### EXERCISE AIM
What you return should match the records below exactly.

(Stored data)
━━━
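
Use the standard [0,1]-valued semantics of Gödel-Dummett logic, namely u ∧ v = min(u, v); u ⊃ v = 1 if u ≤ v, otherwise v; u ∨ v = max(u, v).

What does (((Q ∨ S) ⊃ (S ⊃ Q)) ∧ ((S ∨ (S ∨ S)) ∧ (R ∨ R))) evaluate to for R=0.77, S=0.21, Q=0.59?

(Q ∨ S) = max(0.59, 0.21) = 0.59
(S ⊃ Q): 0.21 ≤ 0.59, so result = 1
((Q ∨ S) ⊃ (S ⊃ Q)): 0.59 ≤ 1, so result = 1
(S ∨ S) = max(0.21, 0.21) = 0.21
(S ∨ (S ∨ S)) = max(0.21, 0.21) = 0.21
(R ∨ R) = max(0.77, 0.77) = 0.77
((S ∨ (S ∨ S)) ∧ (R ∨ R)) = min(0.21, 0.77) = 0.21
(((Q ∨ S) ⊃ (S ⊃ Q)) ∧ ((S ∨ (S ∨ S)) ∧ (R ∨ R))) = min(1, 0.21) = 0.21

0.21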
━━━
### EXPECTED ANSWER
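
Use the standard [0,1]-valued semantics of Gödel-Dummett logic, namely u ∧ v = min(u, v); u ⊃ v = 1 if u ≤ v, otherwise v; u ∨ v = max(u, v).

What does (((Q ∨ S) ⊃ (S ⊃ Q)) ∧ ((S ∨ (S ∨ S)) ∧ (R ∨ R))) evaluate to for R=0.77, S=0.21, Q=0.59?

(Q ∨ S) = max(0.59, 0.21) = 0.59
(S ⊃ Q): 0.21 ≤ 0.59, so result = 1
((Q ∨ S) ⊃ (S ⊃ Q)): 0.59 ≤ 1, so result = 1
(S ∨ S) = max(0.21, 0.21) = 0.21
(S ∨ (S ∨ S)) = max(0.21, 0.21) = 0.21
(R ∨ R) = max(0.77, 0.77) = 0.77
((S ∨ (S ∨ S)) ∧ (R ∨ R)) = min(0.21, 0.77) = 0.21
(((Q ∨ S) ⊃ (S ⊃ Q)) ∧ ((S ∨ (S ∨ S)) ∧ (R ∨ R))) = min(1, 0.21) = 0.21

0.21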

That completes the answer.